[Collected data entries]
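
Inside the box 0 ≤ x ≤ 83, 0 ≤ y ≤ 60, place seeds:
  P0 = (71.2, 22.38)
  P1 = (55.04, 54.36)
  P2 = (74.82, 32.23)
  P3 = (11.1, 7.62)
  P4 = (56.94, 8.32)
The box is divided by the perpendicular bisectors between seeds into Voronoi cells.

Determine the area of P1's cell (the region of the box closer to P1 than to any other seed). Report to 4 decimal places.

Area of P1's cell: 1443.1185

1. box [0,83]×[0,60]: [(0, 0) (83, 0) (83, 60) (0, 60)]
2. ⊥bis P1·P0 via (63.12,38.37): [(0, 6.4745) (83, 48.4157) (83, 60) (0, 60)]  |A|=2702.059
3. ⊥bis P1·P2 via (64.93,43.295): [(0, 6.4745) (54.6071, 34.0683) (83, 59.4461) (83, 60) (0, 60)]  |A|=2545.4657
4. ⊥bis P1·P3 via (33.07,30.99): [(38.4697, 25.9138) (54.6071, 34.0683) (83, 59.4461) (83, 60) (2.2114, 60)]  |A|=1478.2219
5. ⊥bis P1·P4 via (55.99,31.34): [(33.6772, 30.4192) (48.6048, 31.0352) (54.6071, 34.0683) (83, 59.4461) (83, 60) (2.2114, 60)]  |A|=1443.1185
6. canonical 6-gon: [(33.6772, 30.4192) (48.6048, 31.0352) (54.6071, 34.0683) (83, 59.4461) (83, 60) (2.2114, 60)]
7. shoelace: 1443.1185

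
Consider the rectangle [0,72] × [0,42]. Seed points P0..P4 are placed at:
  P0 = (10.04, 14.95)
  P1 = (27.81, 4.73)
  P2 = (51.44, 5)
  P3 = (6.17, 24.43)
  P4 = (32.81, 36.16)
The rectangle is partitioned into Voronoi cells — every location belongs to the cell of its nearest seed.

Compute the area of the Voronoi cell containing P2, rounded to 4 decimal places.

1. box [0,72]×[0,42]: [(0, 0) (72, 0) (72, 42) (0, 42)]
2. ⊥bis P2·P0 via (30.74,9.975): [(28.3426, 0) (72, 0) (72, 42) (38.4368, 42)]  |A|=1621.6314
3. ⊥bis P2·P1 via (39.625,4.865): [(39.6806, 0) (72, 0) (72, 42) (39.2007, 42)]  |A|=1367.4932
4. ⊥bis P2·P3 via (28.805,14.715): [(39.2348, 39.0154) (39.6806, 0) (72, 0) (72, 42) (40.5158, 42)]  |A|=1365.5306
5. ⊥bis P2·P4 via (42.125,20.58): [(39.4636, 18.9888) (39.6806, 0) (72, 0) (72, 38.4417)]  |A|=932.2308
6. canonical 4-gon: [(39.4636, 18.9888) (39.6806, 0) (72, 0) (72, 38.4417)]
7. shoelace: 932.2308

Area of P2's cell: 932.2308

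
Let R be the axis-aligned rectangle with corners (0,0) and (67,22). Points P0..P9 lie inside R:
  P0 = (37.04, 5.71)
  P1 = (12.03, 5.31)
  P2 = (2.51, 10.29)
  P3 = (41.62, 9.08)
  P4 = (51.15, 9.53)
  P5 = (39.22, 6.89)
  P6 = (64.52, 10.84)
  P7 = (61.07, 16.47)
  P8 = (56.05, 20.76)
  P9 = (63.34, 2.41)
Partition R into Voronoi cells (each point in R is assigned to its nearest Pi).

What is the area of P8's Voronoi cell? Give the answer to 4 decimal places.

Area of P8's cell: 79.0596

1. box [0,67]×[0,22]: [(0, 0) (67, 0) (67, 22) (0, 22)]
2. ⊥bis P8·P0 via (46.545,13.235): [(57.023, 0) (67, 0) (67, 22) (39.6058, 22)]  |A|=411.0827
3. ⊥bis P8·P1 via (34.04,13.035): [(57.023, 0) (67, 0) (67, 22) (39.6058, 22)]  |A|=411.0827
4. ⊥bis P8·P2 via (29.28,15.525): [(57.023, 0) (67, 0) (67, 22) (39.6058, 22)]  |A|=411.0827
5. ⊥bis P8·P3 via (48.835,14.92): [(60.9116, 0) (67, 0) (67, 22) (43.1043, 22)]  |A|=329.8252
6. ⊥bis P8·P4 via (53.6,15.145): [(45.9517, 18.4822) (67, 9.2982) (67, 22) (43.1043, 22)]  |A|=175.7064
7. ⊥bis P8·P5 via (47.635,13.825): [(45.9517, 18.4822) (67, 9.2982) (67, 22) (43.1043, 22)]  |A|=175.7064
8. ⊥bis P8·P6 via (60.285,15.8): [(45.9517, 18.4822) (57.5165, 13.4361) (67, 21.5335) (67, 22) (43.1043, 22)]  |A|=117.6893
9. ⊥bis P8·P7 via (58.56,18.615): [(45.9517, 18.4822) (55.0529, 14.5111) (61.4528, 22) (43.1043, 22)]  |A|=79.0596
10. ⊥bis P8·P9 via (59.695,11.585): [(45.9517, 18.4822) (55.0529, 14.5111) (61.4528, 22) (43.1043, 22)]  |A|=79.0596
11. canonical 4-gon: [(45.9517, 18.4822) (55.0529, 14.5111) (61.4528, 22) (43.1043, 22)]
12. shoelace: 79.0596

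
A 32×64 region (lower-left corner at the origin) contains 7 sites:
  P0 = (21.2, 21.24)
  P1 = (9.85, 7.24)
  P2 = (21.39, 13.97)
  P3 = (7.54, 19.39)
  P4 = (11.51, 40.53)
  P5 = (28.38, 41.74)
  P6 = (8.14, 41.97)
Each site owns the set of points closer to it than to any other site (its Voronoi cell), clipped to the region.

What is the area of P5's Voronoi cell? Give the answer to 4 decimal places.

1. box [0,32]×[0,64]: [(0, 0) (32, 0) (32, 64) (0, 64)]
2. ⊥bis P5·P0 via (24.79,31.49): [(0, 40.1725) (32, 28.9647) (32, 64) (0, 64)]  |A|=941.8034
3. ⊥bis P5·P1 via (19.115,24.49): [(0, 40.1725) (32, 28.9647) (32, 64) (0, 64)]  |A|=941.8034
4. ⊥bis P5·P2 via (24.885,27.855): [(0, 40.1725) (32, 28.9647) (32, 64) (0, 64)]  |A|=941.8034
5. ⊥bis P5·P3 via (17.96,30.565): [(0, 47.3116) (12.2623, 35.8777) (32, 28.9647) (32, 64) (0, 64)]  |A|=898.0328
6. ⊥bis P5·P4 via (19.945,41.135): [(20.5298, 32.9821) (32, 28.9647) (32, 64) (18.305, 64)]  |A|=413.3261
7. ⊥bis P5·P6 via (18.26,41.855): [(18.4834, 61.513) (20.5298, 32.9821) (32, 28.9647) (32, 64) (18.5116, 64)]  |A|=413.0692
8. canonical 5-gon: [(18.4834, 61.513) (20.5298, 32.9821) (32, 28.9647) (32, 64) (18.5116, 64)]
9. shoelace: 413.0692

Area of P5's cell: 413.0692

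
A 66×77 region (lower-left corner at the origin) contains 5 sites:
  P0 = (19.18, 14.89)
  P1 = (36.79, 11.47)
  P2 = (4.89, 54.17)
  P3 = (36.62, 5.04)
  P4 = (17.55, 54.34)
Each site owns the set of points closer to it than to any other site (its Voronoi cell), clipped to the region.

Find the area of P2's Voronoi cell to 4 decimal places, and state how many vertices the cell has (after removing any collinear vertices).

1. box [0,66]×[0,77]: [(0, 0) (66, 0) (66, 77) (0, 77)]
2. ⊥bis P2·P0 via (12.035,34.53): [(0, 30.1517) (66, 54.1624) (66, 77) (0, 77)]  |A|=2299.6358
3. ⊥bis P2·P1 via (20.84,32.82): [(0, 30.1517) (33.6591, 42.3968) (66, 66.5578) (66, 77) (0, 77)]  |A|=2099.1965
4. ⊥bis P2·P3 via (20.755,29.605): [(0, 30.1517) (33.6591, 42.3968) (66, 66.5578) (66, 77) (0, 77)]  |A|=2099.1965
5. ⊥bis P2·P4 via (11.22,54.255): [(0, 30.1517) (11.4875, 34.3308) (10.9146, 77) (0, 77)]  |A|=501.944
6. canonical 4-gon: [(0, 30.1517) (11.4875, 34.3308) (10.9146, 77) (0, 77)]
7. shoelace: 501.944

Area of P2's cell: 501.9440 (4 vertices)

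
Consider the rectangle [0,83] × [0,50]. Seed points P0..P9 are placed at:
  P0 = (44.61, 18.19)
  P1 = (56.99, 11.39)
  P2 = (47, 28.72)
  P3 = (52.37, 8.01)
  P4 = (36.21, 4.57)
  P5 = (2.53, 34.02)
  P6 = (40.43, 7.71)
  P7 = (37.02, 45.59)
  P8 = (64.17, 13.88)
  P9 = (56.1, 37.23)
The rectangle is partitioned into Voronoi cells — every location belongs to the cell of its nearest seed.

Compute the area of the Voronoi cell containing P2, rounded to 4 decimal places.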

**Prompt**
Begin at the line that has "P3 = (11.1, 7.62)" in the entries above; stop after the line that has "The box is divided". Transcribe exactly those lines and no others.

**Task result**
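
  P3 = (11.1, 7.62)
  P4 = (56.94, 8.32)
The box is divided by the perpendicular bisectors between seeds into Voronoi cells.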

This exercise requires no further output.